** Opening Data records block **

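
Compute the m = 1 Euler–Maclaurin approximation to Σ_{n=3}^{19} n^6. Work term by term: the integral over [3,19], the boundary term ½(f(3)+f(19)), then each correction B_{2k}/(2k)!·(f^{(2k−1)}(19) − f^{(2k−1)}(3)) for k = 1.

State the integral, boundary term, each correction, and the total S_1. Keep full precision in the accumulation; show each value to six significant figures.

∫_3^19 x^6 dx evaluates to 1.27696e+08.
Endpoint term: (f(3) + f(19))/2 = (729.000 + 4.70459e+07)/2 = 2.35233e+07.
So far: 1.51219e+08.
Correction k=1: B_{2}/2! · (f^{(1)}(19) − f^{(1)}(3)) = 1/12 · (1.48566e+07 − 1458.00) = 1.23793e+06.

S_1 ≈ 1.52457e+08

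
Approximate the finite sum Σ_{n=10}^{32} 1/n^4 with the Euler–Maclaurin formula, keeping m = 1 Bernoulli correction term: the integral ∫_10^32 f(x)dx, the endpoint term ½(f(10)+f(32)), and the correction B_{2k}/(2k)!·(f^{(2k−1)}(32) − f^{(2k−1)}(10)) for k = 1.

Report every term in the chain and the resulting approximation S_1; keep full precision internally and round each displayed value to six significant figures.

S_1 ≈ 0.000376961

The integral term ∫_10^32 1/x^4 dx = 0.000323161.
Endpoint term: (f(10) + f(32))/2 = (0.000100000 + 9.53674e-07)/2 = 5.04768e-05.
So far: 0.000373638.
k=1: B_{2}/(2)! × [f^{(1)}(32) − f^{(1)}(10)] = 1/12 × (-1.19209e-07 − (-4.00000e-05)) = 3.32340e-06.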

** Closing Data records block **
** Opening Data records block **

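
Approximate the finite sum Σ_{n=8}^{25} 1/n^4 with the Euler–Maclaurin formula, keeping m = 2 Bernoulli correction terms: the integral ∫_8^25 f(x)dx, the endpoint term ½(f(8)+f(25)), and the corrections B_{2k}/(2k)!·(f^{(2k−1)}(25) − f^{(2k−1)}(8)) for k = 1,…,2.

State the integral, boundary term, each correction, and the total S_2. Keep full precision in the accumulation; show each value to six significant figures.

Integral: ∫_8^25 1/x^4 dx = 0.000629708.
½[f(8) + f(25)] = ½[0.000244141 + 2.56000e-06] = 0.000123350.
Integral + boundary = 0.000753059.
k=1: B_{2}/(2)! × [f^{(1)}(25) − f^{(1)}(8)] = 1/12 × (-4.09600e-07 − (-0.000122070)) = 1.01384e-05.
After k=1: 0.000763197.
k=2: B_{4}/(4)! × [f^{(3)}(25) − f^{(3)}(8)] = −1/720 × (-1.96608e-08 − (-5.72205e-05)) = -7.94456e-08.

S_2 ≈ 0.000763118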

** Closing Data records block **
** Opening Data records block **

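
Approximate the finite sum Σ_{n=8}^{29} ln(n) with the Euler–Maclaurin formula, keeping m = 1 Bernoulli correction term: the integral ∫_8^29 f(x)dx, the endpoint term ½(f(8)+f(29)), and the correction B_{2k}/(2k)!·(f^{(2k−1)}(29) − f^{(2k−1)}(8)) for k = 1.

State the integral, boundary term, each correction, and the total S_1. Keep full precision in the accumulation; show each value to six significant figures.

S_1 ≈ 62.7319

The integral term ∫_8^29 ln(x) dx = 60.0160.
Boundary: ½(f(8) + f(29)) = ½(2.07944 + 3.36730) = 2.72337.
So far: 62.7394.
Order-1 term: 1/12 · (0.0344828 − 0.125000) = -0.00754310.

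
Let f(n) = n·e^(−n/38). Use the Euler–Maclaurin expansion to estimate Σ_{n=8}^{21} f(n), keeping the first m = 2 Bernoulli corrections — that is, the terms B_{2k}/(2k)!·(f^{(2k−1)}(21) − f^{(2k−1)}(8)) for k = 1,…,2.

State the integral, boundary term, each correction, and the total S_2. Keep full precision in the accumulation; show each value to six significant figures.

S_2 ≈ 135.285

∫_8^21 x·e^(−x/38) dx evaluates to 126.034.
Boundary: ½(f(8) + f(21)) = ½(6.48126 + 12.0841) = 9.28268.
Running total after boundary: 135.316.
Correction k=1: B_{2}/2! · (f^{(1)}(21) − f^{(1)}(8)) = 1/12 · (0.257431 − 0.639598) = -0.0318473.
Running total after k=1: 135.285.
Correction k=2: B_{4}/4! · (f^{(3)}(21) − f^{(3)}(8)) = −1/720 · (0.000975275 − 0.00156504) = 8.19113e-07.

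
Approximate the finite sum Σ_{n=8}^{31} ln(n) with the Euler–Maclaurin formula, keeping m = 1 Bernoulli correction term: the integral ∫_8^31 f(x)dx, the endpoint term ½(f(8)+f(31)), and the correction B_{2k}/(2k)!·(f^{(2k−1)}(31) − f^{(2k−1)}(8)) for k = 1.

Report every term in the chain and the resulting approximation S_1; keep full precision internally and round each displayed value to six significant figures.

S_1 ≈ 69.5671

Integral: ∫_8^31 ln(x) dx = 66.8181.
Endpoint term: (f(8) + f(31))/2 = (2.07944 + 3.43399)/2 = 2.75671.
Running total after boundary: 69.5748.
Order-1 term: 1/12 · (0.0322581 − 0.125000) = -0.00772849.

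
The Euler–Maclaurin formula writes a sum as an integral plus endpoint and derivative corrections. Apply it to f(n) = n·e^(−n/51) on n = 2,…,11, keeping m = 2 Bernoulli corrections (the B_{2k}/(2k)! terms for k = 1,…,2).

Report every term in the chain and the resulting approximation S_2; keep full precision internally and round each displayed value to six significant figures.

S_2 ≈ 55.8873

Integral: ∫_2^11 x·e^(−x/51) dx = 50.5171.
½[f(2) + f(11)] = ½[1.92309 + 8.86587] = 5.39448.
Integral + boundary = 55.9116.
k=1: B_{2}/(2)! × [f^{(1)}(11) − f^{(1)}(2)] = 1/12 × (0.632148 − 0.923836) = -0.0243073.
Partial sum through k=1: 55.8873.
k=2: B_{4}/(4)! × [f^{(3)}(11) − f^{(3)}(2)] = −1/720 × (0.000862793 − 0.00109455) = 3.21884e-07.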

** Closing Data records block **

**Problem statement:**
On how many lines above does "finite" occur? Say the number only.

**Written answer:**
4